- Material for this task

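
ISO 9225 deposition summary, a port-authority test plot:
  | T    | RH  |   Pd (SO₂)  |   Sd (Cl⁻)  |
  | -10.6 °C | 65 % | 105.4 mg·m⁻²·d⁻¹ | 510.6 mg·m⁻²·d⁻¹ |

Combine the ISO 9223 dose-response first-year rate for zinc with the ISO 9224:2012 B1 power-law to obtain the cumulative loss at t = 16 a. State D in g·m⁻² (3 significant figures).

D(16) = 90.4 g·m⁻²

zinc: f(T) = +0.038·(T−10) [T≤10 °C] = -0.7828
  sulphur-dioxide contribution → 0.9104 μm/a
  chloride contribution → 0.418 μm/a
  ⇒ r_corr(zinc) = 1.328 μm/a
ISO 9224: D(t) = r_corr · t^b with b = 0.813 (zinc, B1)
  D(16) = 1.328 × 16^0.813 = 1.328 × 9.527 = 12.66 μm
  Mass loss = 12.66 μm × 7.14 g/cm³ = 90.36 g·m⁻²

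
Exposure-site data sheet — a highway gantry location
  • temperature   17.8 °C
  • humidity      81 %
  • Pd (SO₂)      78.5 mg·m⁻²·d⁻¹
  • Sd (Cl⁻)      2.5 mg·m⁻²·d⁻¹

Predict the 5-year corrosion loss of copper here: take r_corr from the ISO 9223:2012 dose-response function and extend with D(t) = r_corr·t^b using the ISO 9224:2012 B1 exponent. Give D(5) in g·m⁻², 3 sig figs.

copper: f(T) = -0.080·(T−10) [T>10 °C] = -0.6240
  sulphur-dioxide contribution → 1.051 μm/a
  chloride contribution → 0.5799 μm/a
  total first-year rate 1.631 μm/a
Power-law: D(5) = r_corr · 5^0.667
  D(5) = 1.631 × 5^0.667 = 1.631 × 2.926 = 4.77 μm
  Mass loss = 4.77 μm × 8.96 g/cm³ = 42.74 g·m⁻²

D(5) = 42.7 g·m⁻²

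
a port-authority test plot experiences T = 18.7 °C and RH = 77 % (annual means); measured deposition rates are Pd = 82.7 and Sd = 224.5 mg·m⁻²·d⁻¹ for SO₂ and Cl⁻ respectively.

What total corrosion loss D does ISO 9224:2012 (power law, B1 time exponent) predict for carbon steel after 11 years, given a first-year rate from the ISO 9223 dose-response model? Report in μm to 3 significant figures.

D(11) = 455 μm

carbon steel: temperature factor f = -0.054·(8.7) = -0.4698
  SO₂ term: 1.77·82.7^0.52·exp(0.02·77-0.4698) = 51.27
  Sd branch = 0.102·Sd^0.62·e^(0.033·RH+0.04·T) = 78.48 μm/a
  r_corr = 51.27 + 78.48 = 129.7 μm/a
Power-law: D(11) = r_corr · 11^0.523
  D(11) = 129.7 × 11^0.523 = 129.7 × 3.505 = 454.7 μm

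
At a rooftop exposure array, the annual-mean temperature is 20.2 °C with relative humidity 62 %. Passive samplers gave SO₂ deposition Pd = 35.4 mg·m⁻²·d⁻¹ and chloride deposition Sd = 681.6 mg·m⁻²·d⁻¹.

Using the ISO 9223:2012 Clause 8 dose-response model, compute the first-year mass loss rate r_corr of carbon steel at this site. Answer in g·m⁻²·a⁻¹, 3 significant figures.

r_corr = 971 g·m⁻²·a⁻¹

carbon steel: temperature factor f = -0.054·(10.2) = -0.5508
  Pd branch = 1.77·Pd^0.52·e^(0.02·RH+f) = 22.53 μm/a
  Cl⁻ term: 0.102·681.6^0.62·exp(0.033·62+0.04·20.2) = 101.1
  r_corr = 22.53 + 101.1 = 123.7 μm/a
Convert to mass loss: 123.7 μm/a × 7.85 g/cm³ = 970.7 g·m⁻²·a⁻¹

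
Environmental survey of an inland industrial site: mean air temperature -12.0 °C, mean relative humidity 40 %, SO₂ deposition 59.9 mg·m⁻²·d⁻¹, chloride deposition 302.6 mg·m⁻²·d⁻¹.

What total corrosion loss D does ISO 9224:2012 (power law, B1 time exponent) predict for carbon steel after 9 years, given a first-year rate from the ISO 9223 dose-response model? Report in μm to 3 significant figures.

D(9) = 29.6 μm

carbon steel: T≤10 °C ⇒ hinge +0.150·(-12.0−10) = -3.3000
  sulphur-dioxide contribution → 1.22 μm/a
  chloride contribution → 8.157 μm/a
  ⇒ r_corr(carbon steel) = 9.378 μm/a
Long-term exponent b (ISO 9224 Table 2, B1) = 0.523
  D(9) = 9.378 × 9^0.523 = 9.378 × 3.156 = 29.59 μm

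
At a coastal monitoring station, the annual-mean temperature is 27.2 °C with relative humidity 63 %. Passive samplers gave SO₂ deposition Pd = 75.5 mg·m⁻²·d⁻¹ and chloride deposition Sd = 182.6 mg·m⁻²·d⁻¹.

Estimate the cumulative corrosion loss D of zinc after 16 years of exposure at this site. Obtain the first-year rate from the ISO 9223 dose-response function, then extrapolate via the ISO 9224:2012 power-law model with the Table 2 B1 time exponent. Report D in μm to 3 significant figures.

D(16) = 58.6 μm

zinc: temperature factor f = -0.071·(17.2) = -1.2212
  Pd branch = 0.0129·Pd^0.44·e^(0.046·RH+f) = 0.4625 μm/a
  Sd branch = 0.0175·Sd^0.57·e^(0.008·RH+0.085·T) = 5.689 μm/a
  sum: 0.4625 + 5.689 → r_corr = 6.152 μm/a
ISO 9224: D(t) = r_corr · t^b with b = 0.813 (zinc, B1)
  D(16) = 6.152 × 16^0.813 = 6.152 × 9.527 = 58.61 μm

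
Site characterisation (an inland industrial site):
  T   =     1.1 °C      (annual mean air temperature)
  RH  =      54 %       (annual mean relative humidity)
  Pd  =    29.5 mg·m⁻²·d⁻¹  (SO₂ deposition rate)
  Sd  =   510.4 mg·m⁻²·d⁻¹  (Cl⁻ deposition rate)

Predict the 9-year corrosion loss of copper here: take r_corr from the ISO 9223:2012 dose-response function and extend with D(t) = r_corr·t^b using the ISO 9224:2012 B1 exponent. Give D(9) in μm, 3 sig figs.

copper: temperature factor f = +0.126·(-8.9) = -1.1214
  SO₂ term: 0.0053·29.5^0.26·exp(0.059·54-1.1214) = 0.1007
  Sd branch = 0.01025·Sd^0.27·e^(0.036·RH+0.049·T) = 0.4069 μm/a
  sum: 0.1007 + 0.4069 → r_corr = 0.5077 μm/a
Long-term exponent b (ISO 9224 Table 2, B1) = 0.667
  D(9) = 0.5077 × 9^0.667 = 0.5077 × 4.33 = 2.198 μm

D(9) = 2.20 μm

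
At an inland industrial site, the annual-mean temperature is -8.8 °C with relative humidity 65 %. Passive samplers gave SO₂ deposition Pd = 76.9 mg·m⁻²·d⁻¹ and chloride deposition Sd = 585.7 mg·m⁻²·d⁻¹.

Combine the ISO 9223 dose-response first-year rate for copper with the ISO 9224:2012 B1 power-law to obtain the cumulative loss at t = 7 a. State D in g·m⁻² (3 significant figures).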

- Problem description
In the material above, find each line that has the string "authority" and return it.

- Exercise output
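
ISO 9225 deposition summary, a port-authority test plot:
a port-authority test plot experiences T = 18.7 °C and RH = 77 % (annual means); measured deposition rates are Pd = 82.7 and Sd = 224.5 mg·m⁻²·d⁻¹ for SO₂ and Cl⁻ respectively.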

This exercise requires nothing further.